Exercise material:
- Opening Delimiter -
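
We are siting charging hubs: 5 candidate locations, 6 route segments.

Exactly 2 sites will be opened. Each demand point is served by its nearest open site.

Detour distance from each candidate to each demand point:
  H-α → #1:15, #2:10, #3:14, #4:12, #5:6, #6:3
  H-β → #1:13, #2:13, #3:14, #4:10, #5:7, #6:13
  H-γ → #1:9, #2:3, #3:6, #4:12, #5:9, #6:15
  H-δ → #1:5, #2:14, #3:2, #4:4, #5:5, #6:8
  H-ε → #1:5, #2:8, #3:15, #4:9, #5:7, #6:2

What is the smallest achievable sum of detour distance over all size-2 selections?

Open {H-δ, H-ε}.
  #1→H-δ 5, #2→H-ε 8, #3→H-δ 2, #4→H-δ 4, #5→H-δ 5, #6→H-ε 2  ⇒ total 26.
Compare {H-γ, H-δ}: total 27.
Compare {H-α, H-δ}: total 29.
No size-2 selection does better; minimum is 26.

26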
- Closing Delimiter -
What to do:
How many lines of the entries above hold the string "candidate"? Reply with the number alone.

Written answer:
2